▸ **Task prompt**: Your reply should be the full listing, copied exactly.

▸ **Extracted data**:
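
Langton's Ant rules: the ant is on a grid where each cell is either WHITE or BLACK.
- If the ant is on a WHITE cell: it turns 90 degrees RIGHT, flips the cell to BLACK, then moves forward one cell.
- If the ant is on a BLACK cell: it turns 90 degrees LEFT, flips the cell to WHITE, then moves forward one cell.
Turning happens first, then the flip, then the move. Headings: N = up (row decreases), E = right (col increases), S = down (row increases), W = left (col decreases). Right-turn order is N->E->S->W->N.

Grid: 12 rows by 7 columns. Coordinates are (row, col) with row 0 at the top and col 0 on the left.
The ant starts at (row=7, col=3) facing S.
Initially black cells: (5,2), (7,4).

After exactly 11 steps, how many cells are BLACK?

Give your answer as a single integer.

Answer: 7

Derivation:
Step 1: on WHITE (7,3): turn R to W, flip to black, move to (7,2). |black|=3
Step 2: on WHITE (7,2): turn R to N, flip to black, move to (6,2). |black|=4
Step 3: on WHITE (6,2): turn R to E, flip to black, move to (6,3). |black|=5
Step 4: on WHITE (6,3): turn R to S, flip to black, move to (7,3). |black|=6
Step 5: on BLACK (7,3): turn L to E, flip to white, move to (7,4). |black|=5
Step 6: on BLACK (7,4): turn L to N, flip to white, move to (6,4). |black|=4
Step 7: on WHITE (6,4): turn R to E, flip to black, move to (6,5). |black|=5
Step 8: on WHITE (6,5): turn R to S, flip to black, move to (7,5). |black|=6
Step 9: on WHITE (7,5): turn R to W, flip to black, move to (7,4). |black|=7
Step 10: on WHITE (7,4): turn R to N, flip to black, move to (6,4). |black|=8
Step 11: on BLACK (6,4): turn L to W, flip to white, move to (6,3). |black|=7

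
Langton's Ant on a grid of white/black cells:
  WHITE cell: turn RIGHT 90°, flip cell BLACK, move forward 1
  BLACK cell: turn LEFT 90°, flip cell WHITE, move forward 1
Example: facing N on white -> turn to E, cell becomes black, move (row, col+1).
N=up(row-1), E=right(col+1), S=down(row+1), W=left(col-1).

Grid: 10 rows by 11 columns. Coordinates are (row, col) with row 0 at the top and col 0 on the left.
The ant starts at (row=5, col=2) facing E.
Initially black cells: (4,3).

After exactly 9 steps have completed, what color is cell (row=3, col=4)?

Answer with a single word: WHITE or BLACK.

Step 1: on WHITE (5,2): turn R to S, flip to black, move to (6,2). |black|=2
Step 2: on WHITE (6,2): turn R to W, flip to black, move to (6,1). |black|=3
Step 3: on WHITE (6,1): turn R to N, flip to black, move to (5,1). |black|=4
Step 4: on WHITE (5,1): turn R to E, flip to black, move to (5,2). |black|=5
Step 5: on BLACK (5,2): turn L to N, flip to white, move to (4,2). |black|=4
Step 6: on WHITE (4,2): turn R to E, flip to black, move to (4,3). |black|=5
Step 7: on BLACK (4,3): turn L to N, flip to white, move to (3,3). |black|=4
Step 8: on WHITE (3,3): turn R to E, flip to black, move to (3,4). |black|=5
Step 9: on WHITE (3,4): turn R to S, flip to black, move to (4,4). |black|=6

Answer: BLACK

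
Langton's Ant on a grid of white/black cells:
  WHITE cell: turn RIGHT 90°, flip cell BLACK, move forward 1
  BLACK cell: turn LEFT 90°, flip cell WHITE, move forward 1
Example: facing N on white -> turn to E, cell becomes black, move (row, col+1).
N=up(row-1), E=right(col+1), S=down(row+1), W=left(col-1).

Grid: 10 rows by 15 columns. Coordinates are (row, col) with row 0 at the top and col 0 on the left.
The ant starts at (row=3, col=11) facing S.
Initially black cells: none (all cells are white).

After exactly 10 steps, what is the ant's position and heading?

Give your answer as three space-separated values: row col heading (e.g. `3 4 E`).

Answer: 2 12 N

Derivation:
Step 1: on WHITE (3,11): turn R to W, flip to black, move to (3,10). |black|=1
Step 2: on WHITE (3,10): turn R to N, flip to black, move to (2,10). |black|=2
Step 3: on WHITE (2,10): turn R to E, flip to black, move to (2,11). |black|=3
Step 4: on WHITE (2,11): turn R to S, flip to black, move to (3,11). |black|=4
Step 5: on BLACK (3,11): turn L to E, flip to white, move to (3,12). |black|=3
Step 6: on WHITE (3,12): turn R to S, flip to black, move to (4,12). |black|=4
Step 7: on WHITE (4,12): turn R to W, flip to black, move to (4,11). |black|=5
Step 8: on WHITE (4,11): turn R to N, flip to black, move to (3,11). |black|=6
Step 9: on WHITE (3,11): turn R to E, flip to black, move to (3,12). |black|=7
Step 10: on BLACK (3,12): turn L to N, flip to white, move to (2,12). |black|=6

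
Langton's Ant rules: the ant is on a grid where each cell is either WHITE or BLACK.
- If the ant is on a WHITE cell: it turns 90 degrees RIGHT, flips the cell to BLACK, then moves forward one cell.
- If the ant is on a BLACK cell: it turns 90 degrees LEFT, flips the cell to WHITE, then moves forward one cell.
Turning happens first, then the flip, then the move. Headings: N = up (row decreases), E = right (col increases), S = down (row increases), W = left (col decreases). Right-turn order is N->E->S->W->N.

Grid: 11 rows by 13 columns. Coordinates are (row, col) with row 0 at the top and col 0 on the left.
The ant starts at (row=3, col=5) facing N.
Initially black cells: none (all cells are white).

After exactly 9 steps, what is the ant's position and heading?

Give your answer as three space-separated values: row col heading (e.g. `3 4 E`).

Step 1: on WHITE (3,5): turn R to E, flip to black, move to (3,6). |black|=1
Step 2: on WHITE (3,6): turn R to S, flip to black, move to (4,6). |black|=2
Step 3: on WHITE (4,6): turn R to W, flip to black, move to (4,5). |black|=3
Step 4: on WHITE (4,5): turn R to N, flip to black, move to (3,5). |black|=4
Step 5: on BLACK (3,5): turn L to W, flip to white, move to (3,4). |black|=3
Step 6: on WHITE (3,4): turn R to N, flip to black, move to (2,4). |black|=4
Step 7: on WHITE (2,4): turn R to E, flip to black, move to (2,5). |black|=5
Step 8: on WHITE (2,5): turn R to S, flip to black, move to (3,5). |black|=6
Step 9: on WHITE (3,5): turn R to W, flip to black, move to (3,4). |black|=7

Answer: 3 4 W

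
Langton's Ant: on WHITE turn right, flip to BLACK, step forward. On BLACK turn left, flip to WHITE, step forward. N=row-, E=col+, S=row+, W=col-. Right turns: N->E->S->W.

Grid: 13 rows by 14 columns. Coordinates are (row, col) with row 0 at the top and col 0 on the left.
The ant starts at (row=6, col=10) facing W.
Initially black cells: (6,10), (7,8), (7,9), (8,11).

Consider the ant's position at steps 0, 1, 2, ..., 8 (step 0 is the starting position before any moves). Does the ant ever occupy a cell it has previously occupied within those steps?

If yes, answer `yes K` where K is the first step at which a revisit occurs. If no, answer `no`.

Answer: no

Derivation:
Step 1: on BLACK (6,10): turn L to S, flip to white, move to (7,10). |black|=3 — new cell
Step 2: on WHITE (7,10): turn R to W, flip to black, move to (7,9). |black|=4 — new cell
Step 3: on BLACK (7,9): turn L to S, flip to white, move to (8,9). |black|=3 — new cell
Step 4: on WHITE (8,9): turn R to W, flip to black, move to (8,8). |black|=4 — new cell
Step 5: on WHITE (8,8): turn R to N, flip to black, move to (7,8). |black|=5 — new cell
Step 6: on BLACK (7,8): turn L to W, flip to white, move to (7,7). |black|=4 — new cell
Step 7: on WHITE (7,7): turn R to N, flip to black, move to (6,7). |black|=5 — new cell
Step 8: on WHITE (6,7): turn R to E, flip to black, move to (6,8). |black|=6 — new cell
No revisit within 8 steps.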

▸ **Response area**:
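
Langton's Ant rules: the ant is on a grid where each cell is either WHITE or BLACK.
- If the ant is on a WHITE cell: it turns 90 degrees RIGHT, flips the cell to BLACK, then moves forward one cell.
- If the ant is on a BLACK cell: it turns 90 degrees LEFT, flips the cell to WHITE, then moves forward one cell.
Turning happens first, then the flip, then the move. Headings: N = up (row decreases), E = right (col increases), S = down (row increases), W = left (col decreases). Right-turn order is N->E->S->W->N.

Grid: 12 rows by 7 columns. Coordinates are (row, col) with row 0 at the top and col 0 on the left.
The ant starts at (row=7, col=3) facing S.
Initially black cells: (5,2), (7,4).

After exactly 11 steps, how many cells are BLACK?

Give your answer as a single integer.

Answer: 7

Derivation:
Step 1: on WHITE (7,3): turn R to W, flip to black, move to (7,2). |black|=3
Step 2: on WHITE (7,2): turn R to N, flip to black, move to (6,2). |black|=4
Step 3: on WHITE (6,2): turn R to E, flip to black, move to (6,3). |black|=5
Step 4: on WHITE (6,3): turn R to S, flip to black, move to (7,3). |black|=6
Step 5: on BLACK (7,3): turn L to E, flip to white, move to (7,4). |black|=5
Step 6: on BLACK (7,4): turn L to N, flip to white, move to (6,4). |black|=4
Step 7: on WHITE (6,4): turn R to E, flip to black, move to (6,5). |black|=5
Step 8: on WHITE (6,5): turn R to S, flip to black, move to (7,5). |black|=6
Step 9: on WHITE (7,5): turn R to W, flip to black, move to (7,4). |black|=7
Step 10: on WHITE (7,4): turn R to N, flip to black, move to (6,4). |black|=8
Step 11: on BLACK (6,4): turn L to W, flip to white, move to (6,3). |black|=7

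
Langton's Ant on a grid of white/black cells:
  WHITE cell: turn RIGHT 90°, flip cell BLACK, move forward 1
  BLACK cell: turn LEFT 90°, flip cell WHITE, move forward 1
Example: facing N on white -> turn to E, cell becomes black, move (row, col+1).
N=up(row-1), E=right(col+1), S=down(row+1), W=left(col-1).

Grid: 10 rows by 11 columns. Coordinates are (row, col) with row 0 at the top and col 0 on the left.
The ant starts at (row=5, col=2) facing E.
Initially black cells: (4,3).

After exactly 9 steps have completed, what color is cell (row=3, col=4)?

Answer with a single word: WHITE or BLACK.

Step 1: on WHITE (5,2): turn R to S, flip to black, move to (6,2). |black|=2
Step 2: on WHITE (6,2): turn R to W, flip to black, move to (6,1). |black|=3
Step 3: on WHITE (6,1): turn R to N, flip to black, move to (5,1). |black|=4
Step 4: on WHITE (5,1): turn R to E, flip to black, move to (5,2). |black|=5
Step 5: on BLACK (5,2): turn L to N, flip to white, move to (4,2). |black|=4
Step 6: on WHITE (4,2): turn R to E, flip to black, move to (4,3). |black|=5
Step 7: on BLACK (4,3): turn L to N, flip to white, move to (3,3). |black|=4
Step 8: on WHITE (3,3): turn R to E, flip to black, move to (3,4). |black|=5
Step 9: on WHITE (3,4): turn R to S, flip to black, move to (4,4). |black|=6

Answer: BLACK

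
Langton's Ant on a grid of white/black cells:
  WHITE cell: turn RIGHT 90°, flip cell BLACK, move forward 1
  BLACK cell: turn LEFT 90°, flip cell WHITE, move forward 1
Example: facing N on white -> turn to E, cell becomes black, move (row, col+1).
N=up(row-1), E=right(col+1), S=down(row+1), W=left(col-1).

Grid: 10 rows by 15 columns. Coordinates are (row, col) with row 0 at the top and col 0 on the left.
The ant starts at (row=3, col=11) facing S.
Initially black cells: none (all cells are white).

After exactly 10 steps, what is the ant's position and heading?

Give your answer as three space-separated values: row col heading (e.g. `3 4 E`).

Answer: 2 12 N

Derivation:
Step 1: on WHITE (3,11): turn R to W, flip to black, move to (3,10). |black|=1
Step 2: on WHITE (3,10): turn R to N, flip to black, move to (2,10). |black|=2
Step 3: on WHITE (2,10): turn R to E, flip to black, move to (2,11). |black|=3
Step 4: on WHITE (2,11): turn R to S, flip to black, move to (3,11). |black|=4
Step 5: on BLACK (3,11): turn L to E, flip to white, move to (3,12). |black|=3
Step 6: on WHITE (3,12): turn R to S, flip to black, move to (4,12). |black|=4
Step 7: on WHITE (4,12): turn R to W, flip to black, move to (4,11). |black|=5
Step 8: on WHITE (4,11): turn R to N, flip to black, move to (3,11). |black|=6
Step 9: on WHITE (3,11): turn R to E, flip to black, move to (3,12). |black|=7
Step 10: on BLACK (3,12): turn L to N, flip to white, move to (2,12). |black|=6

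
Langton's Ant rules: the ant is on a grid where each cell is either WHITE or BLACK.
- If the ant is on a WHITE cell: it turns 90 degrees RIGHT, flips the cell to BLACK, then moves forward one cell.
- If the ant is on a BLACK cell: it turns 90 degrees LEFT, flips the cell to WHITE, then moves forward one cell.
Turning happens first, then the flip, then the move. Headings: N = up (row decreases), E = right (col increases), S = down (row increases), W = left (col decreases). Right-turn order is N->E->S->W->N.

Grid: 11 rows by 13 columns. Coordinates are (row, col) with row 0 at the top and col 0 on the left.
The ant starts at (row=3, col=5) facing N.
Initially black cells: none (all cells are white).

After exactly 9 steps, what is the ant's position and heading?

Give your answer as three space-separated values: row col heading (e.g. `3 4 E`).

Step 1: on WHITE (3,5): turn R to E, flip to black, move to (3,6). |black|=1
Step 2: on WHITE (3,6): turn R to S, flip to black, move to (4,6). |black|=2
Step 3: on WHITE (4,6): turn R to W, flip to black, move to (4,5). |black|=3
Step 4: on WHITE (4,5): turn R to N, flip to black, move to (3,5). |black|=4
Step 5: on BLACK (3,5): turn L to W, flip to white, move to (3,4). |black|=3
Step 6: on WHITE (3,4): turn R to N, flip to black, move to (2,4). |black|=4
Step 7: on WHITE (2,4): turn R to E, flip to black, move to (2,5). |black|=5
Step 8: on WHITE (2,5): turn R to S, flip to black, move to (3,5). |black|=6
Step 9: on WHITE (3,5): turn R to W, flip to black, move to (3,4). |black|=7

Answer: 3 4 W

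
Langton's Ant: on WHITE turn right, flip to BLACK, step forward. On BLACK turn left, flip to WHITE, step forward. N=row-, E=col+, S=row+, W=col-. Right turns: N->E->S->W.

Grid: 13 rows by 14 columns. Coordinates are (row, col) with row 0 at the top and col 0 on the left.
The ant starts at (row=6, col=10) facing W.
Initially black cells: (6,10), (7,8), (7,9), (8,11).

Consider the ant's position at steps 0, 1, 2, ..., 8 (step 0 is the starting position before any moves). Does the ant ever occupy a cell it has previously occupied within those steps?

If yes, answer `yes K` where K is the first step at which a revisit occurs. If no, answer `no`.

Answer: no

Derivation:
Step 1: on BLACK (6,10): turn L to S, flip to white, move to (7,10). |black|=3 — new cell
Step 2: on WHITE (7,10): turn R to W, flip to black, move to (7,9). |black|=4 — new cell
Step 3: on BLACK (7,9): turn L to S, flip to white, move to (8,9). |black|=3 — new cell
Step 4: on WHITE (8,9): turn R to W, flip to black, move to (8,8). |black|=4 — new cell
Step 5: on WHITE (8,8): turn R to N, flip to black, move to (7,8). |black|=5 — new cell
Step 6: on BLACK (7,8): turn L to W, flip to white, move to (7,7). |black|=4 — new cell
Step 7: on WHITE (7,7): turn R to N, flip to black, move to (6,7). |black|=5 — new cell
Step 8: on WHITE (6,7): turn R to E, flip to black, move to (6,8). |black|=6 — new cell
No revisit within 8 steps.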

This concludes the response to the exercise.